SUPPLIED RECORDS:
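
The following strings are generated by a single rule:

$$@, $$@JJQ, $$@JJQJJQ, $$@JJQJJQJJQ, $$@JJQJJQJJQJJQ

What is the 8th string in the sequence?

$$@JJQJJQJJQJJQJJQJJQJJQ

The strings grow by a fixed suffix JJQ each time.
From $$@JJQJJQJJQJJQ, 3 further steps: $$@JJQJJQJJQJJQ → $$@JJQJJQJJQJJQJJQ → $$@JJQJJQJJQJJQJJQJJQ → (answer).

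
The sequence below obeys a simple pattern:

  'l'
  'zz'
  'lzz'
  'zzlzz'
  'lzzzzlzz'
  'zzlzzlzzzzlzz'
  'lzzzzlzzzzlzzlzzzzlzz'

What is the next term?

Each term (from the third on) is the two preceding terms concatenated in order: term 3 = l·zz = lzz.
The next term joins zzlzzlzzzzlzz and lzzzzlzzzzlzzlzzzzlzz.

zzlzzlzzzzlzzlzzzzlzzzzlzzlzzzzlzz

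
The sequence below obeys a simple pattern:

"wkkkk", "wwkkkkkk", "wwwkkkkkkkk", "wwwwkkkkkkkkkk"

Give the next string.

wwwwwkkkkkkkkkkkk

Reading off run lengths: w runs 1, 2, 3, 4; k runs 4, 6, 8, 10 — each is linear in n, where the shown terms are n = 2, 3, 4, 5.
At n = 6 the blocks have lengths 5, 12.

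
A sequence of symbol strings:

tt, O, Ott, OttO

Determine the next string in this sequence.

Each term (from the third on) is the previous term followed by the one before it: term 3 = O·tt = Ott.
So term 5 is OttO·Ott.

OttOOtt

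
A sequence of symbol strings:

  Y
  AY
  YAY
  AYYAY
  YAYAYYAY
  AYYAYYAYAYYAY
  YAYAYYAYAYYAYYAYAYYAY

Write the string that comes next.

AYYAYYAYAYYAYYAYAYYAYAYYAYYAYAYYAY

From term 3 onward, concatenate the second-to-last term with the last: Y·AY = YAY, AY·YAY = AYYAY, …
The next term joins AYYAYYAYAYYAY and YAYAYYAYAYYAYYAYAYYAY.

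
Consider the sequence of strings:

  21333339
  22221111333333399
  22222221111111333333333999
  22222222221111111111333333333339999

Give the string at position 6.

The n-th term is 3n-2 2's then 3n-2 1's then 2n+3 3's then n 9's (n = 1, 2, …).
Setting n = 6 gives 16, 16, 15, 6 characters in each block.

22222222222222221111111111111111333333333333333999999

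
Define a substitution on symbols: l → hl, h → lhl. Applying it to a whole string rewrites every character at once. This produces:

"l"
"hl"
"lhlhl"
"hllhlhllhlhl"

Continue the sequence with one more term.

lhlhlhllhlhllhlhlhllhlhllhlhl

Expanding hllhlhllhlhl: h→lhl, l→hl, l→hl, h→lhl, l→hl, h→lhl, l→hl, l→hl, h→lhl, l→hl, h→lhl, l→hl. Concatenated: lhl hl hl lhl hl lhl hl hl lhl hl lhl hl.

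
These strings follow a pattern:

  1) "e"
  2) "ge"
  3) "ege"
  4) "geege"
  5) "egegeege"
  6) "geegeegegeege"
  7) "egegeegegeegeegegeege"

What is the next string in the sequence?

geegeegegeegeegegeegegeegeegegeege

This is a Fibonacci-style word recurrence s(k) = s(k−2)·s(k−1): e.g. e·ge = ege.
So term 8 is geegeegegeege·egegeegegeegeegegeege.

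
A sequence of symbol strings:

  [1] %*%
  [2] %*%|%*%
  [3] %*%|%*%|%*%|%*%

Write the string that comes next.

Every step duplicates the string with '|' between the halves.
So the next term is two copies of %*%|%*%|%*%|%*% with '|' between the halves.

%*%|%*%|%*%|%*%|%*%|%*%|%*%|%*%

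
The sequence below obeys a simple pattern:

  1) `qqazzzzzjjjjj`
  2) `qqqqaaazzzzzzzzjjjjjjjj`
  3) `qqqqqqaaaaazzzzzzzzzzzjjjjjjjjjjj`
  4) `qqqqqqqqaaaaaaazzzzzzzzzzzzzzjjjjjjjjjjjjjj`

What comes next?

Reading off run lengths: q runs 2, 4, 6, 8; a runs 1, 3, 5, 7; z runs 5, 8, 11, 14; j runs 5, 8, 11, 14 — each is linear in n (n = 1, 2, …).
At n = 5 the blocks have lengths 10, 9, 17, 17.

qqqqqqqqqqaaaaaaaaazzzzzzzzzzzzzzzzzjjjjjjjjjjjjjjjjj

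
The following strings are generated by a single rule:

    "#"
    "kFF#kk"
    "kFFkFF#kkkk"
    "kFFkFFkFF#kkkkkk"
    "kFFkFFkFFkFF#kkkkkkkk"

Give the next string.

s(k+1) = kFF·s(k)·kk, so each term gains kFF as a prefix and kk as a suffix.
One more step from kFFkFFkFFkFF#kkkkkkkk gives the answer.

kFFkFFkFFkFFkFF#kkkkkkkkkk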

WHAT THE TASK ASKS:
Output the whole listing exactly, leaving nothing out.

ANSWER:
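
The following strings are generated by a single rule:

$$@, $$@JJQ, $$@JJQJJQ, $$@JJQJJQJJQ, $$@JJQJJQJJQJJQ

What is the 8th string in the sequence?

$$@JJQJJQJJQJJQJJQJJQJJQ

The strings grow by a fixed suffix JJQ each time.
From $$@JJQJJQJJQJJQ, 3 further steps: $$@JJQJJQJJQJJQ → $$@JJQJJQJJQJJQJJQ → $$@JJQJJQJJQJJQJJQJJQ → (answer).

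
The sequence below obeys a simple pattern:

  'l'
  'zz'
  'lzz'
  'zzlzz'
  'lzzzzlzz'
  'zzlzzlzzzzlzz'
  'lzzzzlzzzzlzzlzzzzlzz'

What is the next term?

Each term (from the third on) is the two preceding terms concatenated in order: term 3 = l·zz = lzz.
The next term joins zzlzzlzzzzlzz and lzzzzlzzzzlzzlzzzzlzz.

zzlzzlzzzzlzzlzzzzlzzzzlzzlzzzzlzz

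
The sequence below obeys a simple pattern:

"wkkkk", "wwkkkkkk", "wwwkkkkkkkk", "wwwwkkkkkkkkkk"

Give the next string.

wwwwwkkkkkkkkkkkk

Reading off run lengths: w runs 1, 2, 3, 4; k runs 4, 6, 8, 10 — each is linear in n, where the shown terms are n = 2, 3, 4, 5.
At n = 6 the blocks have lengths 5, 12.

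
A sequence of symbol strings:

tt, O, Ott, OttO

Determine the next string in this sequence.

Each term (from the third on) is the previous term followed by the one before it: term 3 = O·tt = Ott.
So term 5 is OttO·Ott.

OttOOtt

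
A sequence of symbol strings:

  Y
  AY
  YAY
  AYYAY
  YAYAYYAY
  AYYAYYAYAYYAY
  YAYAYYAYAYYAYYAYAYYAY

Write the string that comes next.

AYYAYYAYAYYAYYAYAYYAYAYYAYYAYAYYAY

From term 3 onward, concatenate the second-to-last term with the last: Y·AY = YAY, AY·YAY = AYYAY, …
The next term joins AYYAYYAYAYYAY and YAYAYYAYAYYAYYAYAYYAY.

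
Consider the sequence of strings:

  21333339
  22221111333333399
  22222221111111333333333999
  22222222221111111111333333333339999

Give the string at position 6.

The n-th term is 3n-2 2's then 3n-2 1's then 2n+3 3's then n 9's (n = 1, 2, …).
Setting n = 6 gives 16, 16, 15, 6 characters in each block.

22222222222222221111111111111111333333333333333999999

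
Define a substitution on symbols: l → hl, h → lhl. Applying it to a whole string rewrites every character at once. This produces:

"l"
"hl"
"lhlhl"
"hllhlhllhlhl"

Continue the sequence with one more term.

lhlhlhllhlhllhlhlhllhlhllhlhl

Expanding hllhlhllhlhl: h→lhl, l→hl, l→hl, h→lhl, l→hl, h→lhl, l→hl, l→hl, h→lhl, l→hl, h→lhl, l→hl. Concatenated: lhl hl hl lhl hl lhl hl hl lhl hl lhl hl.

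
These strings follow a pattern:

  1) "e"
  2) "ge"
  3) "ege"
  4) "geege"
  5) "egegeege"
  6) "geegeegegeege"
  7) "egegeegegeegeegegeege"

What is the next string in the sequence?

geegeegegeegeegegeegegeegeegegeege

This is a Fibonacci-style word recurrence s(k) = s(k−2)·s(k−1): e.g. e·ge = ege.
So term 8 is geegeegegeege·egegeegegeegeegegeege.

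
A sequence of symbol strings:

  [1] %*%
  [2] %*%|%*%
  [3] %*%|%*%|%*%|%*%

Write the string that comes next.

Every step duplicates the string with '|' between the halves.
So the next term is two copies of %*%|%*%|%*%|%*% with '|' between the halves.

%*%|%*%|%*%|%*%|%*%|%*%|%*%|%*%

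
The sequence below obeys a simple pattern:

  1) `qqazzzzzjjjjj`
  2) `qqqqaaazzzzzzzzjjjjjjjj`
  3) `qqqqqqaaaaazzzzzzzzzzzjjjjjjjjjjj`
  4) `qqqqqqqqaaaaaaazzzzzzzzzzzzzzjjjjjjjjjjjjjj`

What comes next?

Reading off run lengths: q runs 2, 4, 6, 8; a runs 1, 3, 5, 7; z runs 5, 8, 11, 14; j runs 5, 8, 11, 14 — each is linear in n (n = 1, 2, …).
At n = 5 the blocks have lengths 10, 9, 17, 17.

qqqqqqqqqqaaaaaaaaazzzzzzzzzzzzzzzzzjjjjjjjjjjjjjjjjj

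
The following strings are generated by a single rule:

    "#"
    "kFF#kk"
    "kFFkFF#kkkk"
    "kFFkFFkFF#kkkkkk"
    "kFFkFFkFFkFF#kkkkkkkk"

Give the next string.

s(k+1) = kFF·s(k)·kk, so each term gains kFF as a prefix and kk as a suffix.
One more step from kFFkFFkFFkFF#kkkkkkkk gives the answer.

kFFkFFkFFkFFkFF#kkkkkkkkkk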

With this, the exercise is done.